_ASSIGNED TASK_
What is needed is an exact copy of all the records, written out in full.

_SOURCE MATERIAL_
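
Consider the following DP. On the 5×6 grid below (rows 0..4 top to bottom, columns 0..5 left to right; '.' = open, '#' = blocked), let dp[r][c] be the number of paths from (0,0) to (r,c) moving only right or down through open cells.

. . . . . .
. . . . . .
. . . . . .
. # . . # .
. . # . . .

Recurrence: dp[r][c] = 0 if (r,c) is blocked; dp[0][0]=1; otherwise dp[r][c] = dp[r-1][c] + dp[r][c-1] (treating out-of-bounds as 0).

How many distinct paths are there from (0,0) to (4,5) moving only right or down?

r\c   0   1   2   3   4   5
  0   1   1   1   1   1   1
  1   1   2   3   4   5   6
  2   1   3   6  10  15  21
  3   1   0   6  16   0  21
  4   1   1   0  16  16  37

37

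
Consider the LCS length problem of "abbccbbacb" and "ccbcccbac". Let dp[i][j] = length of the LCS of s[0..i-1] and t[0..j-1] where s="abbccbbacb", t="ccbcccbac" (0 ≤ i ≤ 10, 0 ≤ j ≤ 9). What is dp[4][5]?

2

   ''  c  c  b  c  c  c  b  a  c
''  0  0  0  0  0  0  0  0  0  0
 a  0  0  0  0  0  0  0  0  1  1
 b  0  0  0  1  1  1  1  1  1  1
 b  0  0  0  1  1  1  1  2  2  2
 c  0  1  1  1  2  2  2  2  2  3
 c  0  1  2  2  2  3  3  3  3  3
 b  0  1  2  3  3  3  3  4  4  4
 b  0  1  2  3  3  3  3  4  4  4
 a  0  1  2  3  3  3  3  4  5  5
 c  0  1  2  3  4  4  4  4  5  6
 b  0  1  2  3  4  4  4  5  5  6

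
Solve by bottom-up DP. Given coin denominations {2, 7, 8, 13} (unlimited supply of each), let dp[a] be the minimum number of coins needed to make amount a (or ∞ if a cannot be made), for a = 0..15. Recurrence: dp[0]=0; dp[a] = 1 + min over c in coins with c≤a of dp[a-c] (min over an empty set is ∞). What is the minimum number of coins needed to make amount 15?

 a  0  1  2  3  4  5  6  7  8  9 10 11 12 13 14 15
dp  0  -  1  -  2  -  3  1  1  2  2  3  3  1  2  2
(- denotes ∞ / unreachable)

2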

_ANSWER BOX_
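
Consider the following DP. On the 5×6 grid below (rows 0..4 top to bottom, columns 0..5 left to right; '.' = open, '#' = blocked), let dp[r][c] be the number of paths from (0,0) to (r,c) moving only right or down through open cells.

. . . . . .
. . . . . .
. . . . . .
. # . . # .
. . # . . .

Recurrence: dp[r][c] = 0 if (r,c) is blocked; dp[0][0]=1; otherwise dp[r][c] = dp[r-1][c] + dp[r][c-1] (treating out-of-bounds as 0).

How many distinct paths are there from (0,0) to (4,5) moving only right or down?

r\c   0   1   2   3   4   5
  0   1   1   1   1   1   1
  1   1   2   3   4   5   6
  2   1   3   6  10  15  21
  3   1   0   6  16   0  21
  4   1   1   0  16  16  37

37

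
Consider the LCS length problem of "abbccbbacb" and "ccbcccbac". Let dp[i][j] = length of the LCS of s[0..i-1] and t[0..j-1] where s="abbccbbacb", t="ccbcccbac" (0 ≤ i ≤ 10, 0 ≤ j ≤ 9). What is dp[4][5]?

2

   ''  c  c  b  c  c  c  b  a  c
''  0  0  0  0  0  0  0  0  0  0
 a  0  0  0  0  0  0  0  0  1  1
 b  0  0  0  1  1  1  1  1  1  1
 b  0  0  0  1  1  1  1  2  2  2
 c  0  1  1  1  2  2  2  2  2  3
 c  0  1  2  2  2  3  3  3  3  3
 b  0  1  2  3  3  3  3  4  4  4
 b  0  1  2  3  3  3  3  4  4  4
 a  0  1  2  3  3  3  3  4  5  5
 c  0  1  2  3  4  4  4  4  5  6
 b  0  1  2  3  4  4  4  5  5  6

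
Solve by bottom-up DP. Given coin denominations {2, 7, 8, 13} (unlimited supply of each), let dp[a] be the minimum number of coins needed to make amount a (or ∞ if a cannot be made), for a = 0..15. Recurrence: dp[0]=0; dp[a] = 1 + min over c in coins with c≤a of dp[a-c] (min over an empty set is ∞). What is the minimum number of coins needed to make amount 15?

 a  0  1  2  3  4  5  6  7  8  9 10 11 12 13 14 15
dp  0  -  1  -  2  -  3  1  1  2  2  3  3  1  2  2
(- denotes ∞ / unreachable)

2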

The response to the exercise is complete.